Repeat, please, only the lines from the top of the data down to the line with "B(s2, A(s1, s3))"; include both of those lines.

**Saved entries:**
#####
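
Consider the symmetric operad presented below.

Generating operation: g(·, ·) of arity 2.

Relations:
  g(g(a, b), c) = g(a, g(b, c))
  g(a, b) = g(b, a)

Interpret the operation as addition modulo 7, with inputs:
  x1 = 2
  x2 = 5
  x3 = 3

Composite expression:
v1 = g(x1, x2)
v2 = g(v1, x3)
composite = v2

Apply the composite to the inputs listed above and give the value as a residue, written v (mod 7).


3 (mod 7)

g(x1, x2) = 0
g(g(x1, x2), x3) = 3


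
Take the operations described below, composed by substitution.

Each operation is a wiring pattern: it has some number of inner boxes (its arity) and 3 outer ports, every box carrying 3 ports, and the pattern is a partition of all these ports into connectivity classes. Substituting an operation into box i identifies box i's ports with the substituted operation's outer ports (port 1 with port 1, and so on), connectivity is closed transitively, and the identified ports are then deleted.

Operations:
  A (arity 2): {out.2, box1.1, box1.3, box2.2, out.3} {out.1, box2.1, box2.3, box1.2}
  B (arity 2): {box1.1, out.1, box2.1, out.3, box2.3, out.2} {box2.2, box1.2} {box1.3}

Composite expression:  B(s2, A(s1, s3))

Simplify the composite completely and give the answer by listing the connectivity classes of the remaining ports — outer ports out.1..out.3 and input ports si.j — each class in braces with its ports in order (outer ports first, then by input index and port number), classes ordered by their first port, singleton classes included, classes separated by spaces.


{out.1, out.2, out.3, s1.1, s1.2, s1.3, s2.1, s2.2, s3.1, s3.2, s3.3} {s2.3}

Connectivity passes through glued B-boundaries; trace each wire chain.
stage A: inputs (s1, s3), connectivity {out.1, s1.2, s3.1, s3.3} {out.2, out.3, s1.1, s1.3, s3.2}, out.j its boundary
stage B: inputs (s2, s1, s3), connectivity {out.1, out.2, out.3, s1.1, s1.2, s1.3, s2.1, s2.2, s3.1, s3.2, s3.3} {s2.3}, out.j its boundary


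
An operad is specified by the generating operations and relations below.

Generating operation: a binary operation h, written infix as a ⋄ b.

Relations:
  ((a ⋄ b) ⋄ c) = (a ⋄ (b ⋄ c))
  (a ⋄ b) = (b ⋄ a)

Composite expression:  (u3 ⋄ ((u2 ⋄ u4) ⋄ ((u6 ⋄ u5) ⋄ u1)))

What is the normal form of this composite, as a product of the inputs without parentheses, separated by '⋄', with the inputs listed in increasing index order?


u1 ⋄ u2 ⋄ u3 ⋄ u4 ⋄ u5 ⋄ u6

Any arrangement under h is one operation, so sort the u-inputs.
(u2 ⋄ u4) unparenthesizes to u2 ⋄ u4
(u6 ⋄ u5) unparenthesizes to u6 ⋄ u5
((u6 ⋄ u5) ⋄ u1) unparenthesizes to u6 ⋄ u5 ⋄ u1
((u2 ⋄ u4) ⋄ ((u6 ⋄ u5) ⋄ u1)) unparenthesizes to u2 ⋄ u4 ⋄ u6 ⋄ u5 ⋄ u1
(u3 ⋄ ((u2 ⋄ u4) ⋄ ((u6 ⋄ u5) ⋄ u1))) unparenthesizes to u3 ⋄ u2 ⋄ u4 ⋄ u6 ⋄ u5 ⋄ u1
rearranged into index order: u1 ⋄ u2 ⋄ u3 ⋄ u4 ⋄ u5 ⋄ u6


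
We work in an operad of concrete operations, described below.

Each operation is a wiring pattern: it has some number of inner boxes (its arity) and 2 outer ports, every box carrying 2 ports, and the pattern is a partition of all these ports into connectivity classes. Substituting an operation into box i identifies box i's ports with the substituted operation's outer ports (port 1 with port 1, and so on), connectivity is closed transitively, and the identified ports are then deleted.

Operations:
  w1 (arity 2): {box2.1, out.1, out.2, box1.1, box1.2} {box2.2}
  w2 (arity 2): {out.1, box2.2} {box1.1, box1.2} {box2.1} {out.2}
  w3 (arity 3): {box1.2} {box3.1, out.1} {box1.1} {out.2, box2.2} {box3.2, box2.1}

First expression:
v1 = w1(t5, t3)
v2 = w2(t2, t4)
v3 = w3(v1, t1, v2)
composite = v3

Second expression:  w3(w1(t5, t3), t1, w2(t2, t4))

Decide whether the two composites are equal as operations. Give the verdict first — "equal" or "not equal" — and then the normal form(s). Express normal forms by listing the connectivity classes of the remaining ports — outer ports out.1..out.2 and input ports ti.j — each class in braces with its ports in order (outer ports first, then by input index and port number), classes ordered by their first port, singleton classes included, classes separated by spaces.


equal; both compose to {out.1, t4.2} {out.2, t1.2} {t1.1} {t2.1, t2.2} {t3.1, t5.1, t5.2} {t3.2} {t4.1}


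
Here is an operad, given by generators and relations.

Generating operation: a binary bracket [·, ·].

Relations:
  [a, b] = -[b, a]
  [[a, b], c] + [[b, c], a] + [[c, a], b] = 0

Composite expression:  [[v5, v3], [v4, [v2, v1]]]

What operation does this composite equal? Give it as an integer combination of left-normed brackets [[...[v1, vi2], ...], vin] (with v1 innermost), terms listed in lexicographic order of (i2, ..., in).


[[[[v1, v2], v4], v3], v5] - [[[[v1, v2], v4], v5], v3]


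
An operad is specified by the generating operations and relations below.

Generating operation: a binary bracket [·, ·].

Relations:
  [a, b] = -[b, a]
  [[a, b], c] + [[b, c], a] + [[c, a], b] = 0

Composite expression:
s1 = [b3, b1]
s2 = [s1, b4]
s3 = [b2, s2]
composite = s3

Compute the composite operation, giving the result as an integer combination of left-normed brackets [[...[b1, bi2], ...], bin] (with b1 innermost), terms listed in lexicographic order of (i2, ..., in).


[[[b1, b3], b4], b2]


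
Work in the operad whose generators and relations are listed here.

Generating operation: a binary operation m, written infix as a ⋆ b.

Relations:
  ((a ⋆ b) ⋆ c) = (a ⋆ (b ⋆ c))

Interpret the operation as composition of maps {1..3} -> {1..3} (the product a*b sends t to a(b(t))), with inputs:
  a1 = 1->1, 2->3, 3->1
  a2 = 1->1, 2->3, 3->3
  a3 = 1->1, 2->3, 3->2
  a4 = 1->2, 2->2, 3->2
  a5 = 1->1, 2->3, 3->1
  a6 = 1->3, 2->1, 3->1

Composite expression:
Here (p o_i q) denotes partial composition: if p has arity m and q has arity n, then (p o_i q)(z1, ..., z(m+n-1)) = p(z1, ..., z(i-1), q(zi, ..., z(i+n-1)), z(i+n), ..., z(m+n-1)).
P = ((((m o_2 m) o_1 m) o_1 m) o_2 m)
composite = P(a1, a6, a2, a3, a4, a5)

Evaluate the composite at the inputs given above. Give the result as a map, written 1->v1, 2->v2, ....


(a6 ⋆ a2) = 1->3, 2->1, 3->1
(a1 ⋆ (a6 ⋆ a2)) = 1->1, 2->1, 3->1
((a1 ⋆ (a6 ⋆ a2)) ⋆ a3) = 1->1, 2->1, 3->1
(a4 ⋆ a5) = 1->2, 2->2, 3->2
(((a1 ⋆ (a6 ⋆ a2)) ⋆ a3) ⋆ (a4 ⋆ a5)) = 1->1, 2->1, 3->1

1->1, 2->1, 3->1


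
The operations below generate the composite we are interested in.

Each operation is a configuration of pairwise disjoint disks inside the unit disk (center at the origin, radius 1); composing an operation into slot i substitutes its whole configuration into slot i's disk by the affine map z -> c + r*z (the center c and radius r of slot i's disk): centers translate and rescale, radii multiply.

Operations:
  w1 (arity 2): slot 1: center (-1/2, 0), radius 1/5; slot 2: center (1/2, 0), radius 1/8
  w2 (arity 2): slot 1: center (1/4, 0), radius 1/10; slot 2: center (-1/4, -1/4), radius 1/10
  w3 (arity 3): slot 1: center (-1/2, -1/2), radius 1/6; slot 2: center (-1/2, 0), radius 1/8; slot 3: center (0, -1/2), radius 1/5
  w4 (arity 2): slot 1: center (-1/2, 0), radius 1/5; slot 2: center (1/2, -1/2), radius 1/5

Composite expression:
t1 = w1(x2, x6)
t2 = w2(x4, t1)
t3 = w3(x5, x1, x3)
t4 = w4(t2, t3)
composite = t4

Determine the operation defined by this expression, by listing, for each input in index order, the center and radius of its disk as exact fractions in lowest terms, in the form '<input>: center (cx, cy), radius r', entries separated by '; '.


x1: center (2/5, -1/2), radius 1/40; x2: center (-14/25, -1/20), radius 1/250; x3: center (1/2, -3/5), radius 1/25; x4: center (-9/20, 0), radius 1/50; x5: center (2/5, -3/5), radius 1/30; x6: center (-27/50, -1/20), radius 1/400

Affine substitution under w4: radii multiply and x-centers shift.
tracing x4 down its 2-map path: center (-9/20, 0), radius 1/50
tracing x2 down its 3-map path: center (-14/25, -1/20), radius 1/250
tracing x6 down its 3-map path: center (-27/50, -1/20), radius 1/400
tracing x5 down its 2-map path: center (2/5, -3/5), radius 1/30
tracing x1 down its 2-map path: center (2/5, -1/2), radius 1/40
tracing x3 down its 2-map path: center (1/2, -3/5), radius 1/25


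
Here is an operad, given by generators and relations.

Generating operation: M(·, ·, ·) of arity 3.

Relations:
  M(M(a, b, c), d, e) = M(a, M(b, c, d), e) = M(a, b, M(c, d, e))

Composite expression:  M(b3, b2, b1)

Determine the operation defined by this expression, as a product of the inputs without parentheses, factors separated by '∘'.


The M-tree's shape is irrelevant; the b-reading-order decides.
M(b3, b2, b1) spells out as b3 ∘ b2 ∘ b1

b3 ∘ b2 ∘ b1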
#####
**Answer for this exercise:**
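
Consider the symmetric operad presented below.

Generating operation: g(·, ·) of arity 2.

Relations:
  g(g(a, b), c) = g(a, g(b, c))
  g(a, b) = g(b, a)

Interpret the operation as addition modulo 7, with inputs:
  x1 = 2
  x2 = 5
  x3 = 3

Composite expression:
v1 = g(x1, x2)
v2 = g(v1, x3)
composite = v2

Apply the composite to the inputs listed above and give the value as a residue, written v (mod 7).


3 (mod 7)

g(x1, x2) = 0
g(g(x1, x2), x3) = 3


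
Take the operations described below, composed by substitution.

Each operation is a wiring pattern: it has some number of inner boxes (its arity) and 3 outer ports, every box carrying 3 ports, and the pattern is a partition of all these ports into connectivity classes. Substituting an operation into box i identifies box i's ports with the substituted operation's outer ports (port 1 with port 1, and so on), connectivity is closed transitively, and the identified ports are then deleted.

Operations:
  A (arity 2): {out.2, box1.1, box1.3, box2.2, out.3} {out.1, box2.1, box2.3, box1.2}
  B (arity 2): {box1.1, out.1, box2.1, out.3, box2.3, out.2} {box2.2, box1.2} {box1.3}

Composite expression:  B(s2, A(s1, s3))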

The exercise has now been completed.